### EXERCISE AIM
The expected output is a verbatim reprint of the lines from the beginning of the data that follows through the line that contains "W2 holds (2, 0, 0)".

Segment Start: DATA SUPPLIED

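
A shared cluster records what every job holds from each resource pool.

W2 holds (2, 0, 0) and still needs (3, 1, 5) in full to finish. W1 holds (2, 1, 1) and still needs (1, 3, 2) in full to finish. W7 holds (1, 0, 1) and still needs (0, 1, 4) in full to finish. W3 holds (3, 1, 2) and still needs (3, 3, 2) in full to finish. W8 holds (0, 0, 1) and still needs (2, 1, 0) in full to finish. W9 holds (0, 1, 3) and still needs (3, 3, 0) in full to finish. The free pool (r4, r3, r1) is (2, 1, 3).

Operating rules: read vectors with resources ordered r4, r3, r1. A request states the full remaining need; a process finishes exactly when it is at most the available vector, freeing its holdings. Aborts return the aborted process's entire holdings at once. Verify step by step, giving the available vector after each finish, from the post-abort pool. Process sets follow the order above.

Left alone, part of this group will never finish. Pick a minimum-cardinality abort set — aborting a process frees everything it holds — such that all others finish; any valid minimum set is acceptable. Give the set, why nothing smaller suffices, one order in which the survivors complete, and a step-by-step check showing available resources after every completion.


Minimum abort set: W1 and W3.
Key observation: the deadlocked W9 becomes finishable only because W1 and W3 released (5, 2, 3); it completes at step 4 below.
Minimality, checking each single-abort alternative: W2 alone leaves W1 blocked (short on r3); W1 alone leaves W3 blocked (short on r3); W7 alone leaves W1 blocked (short on r3); W3 alone leaves W1 blocked (short on r3); W8 alone leaves W1 blocked (short on r3); W9 alone leaves W1 blocked (short on r3).
One survivor order: W2, W8, W7, W9. Check, step by step (post-abort pool first):
  pool = (7, 3, 6)
  run W2 (needs (3, 1, 5), free (7, 3, 6)); after release of (2, 0, 0) the pool is (9, 3, 6)
  run W8 (needs (2, 1, 0), free (9, 3, 6)); after release of (0, 0, 1) the pool is (9, 3, 7)
  run W7 (needs (0, 1, 4), free (9, 3, 7)); after release of (1, 0, 1) the pool is (10, 3, 8)
  run W9 (needs (3, 3, 0), free (10, 3, 8)); after release of (0, 1, 3) the pool is (10, 4, 11)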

Segment End: DATA SUPPLIED

### REPLY TO THE EXERCISE
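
A shared cluster records what every job holds from each resource pool.

W2 holds (2, 0, 0) and still needs (3, 1, 5) in full to finish. W1 holds (2, 1, 1) and still needs (1, 3, 2) in full to finish. W7 holds (1, 0, 1) and still needs (0, 1, 4) in full to finish. W3 holds (3, 1, 2) and still needs (3, 3, 2) in full to finish. W8 holds (0, 0, 1) and still needs (2, 1, 0) in full to finish. W9 holds (0, 1, 3) and still needs (3, 3, 0) in full to finish. The free pool (r4, r3, r1) is (2, 1, 3).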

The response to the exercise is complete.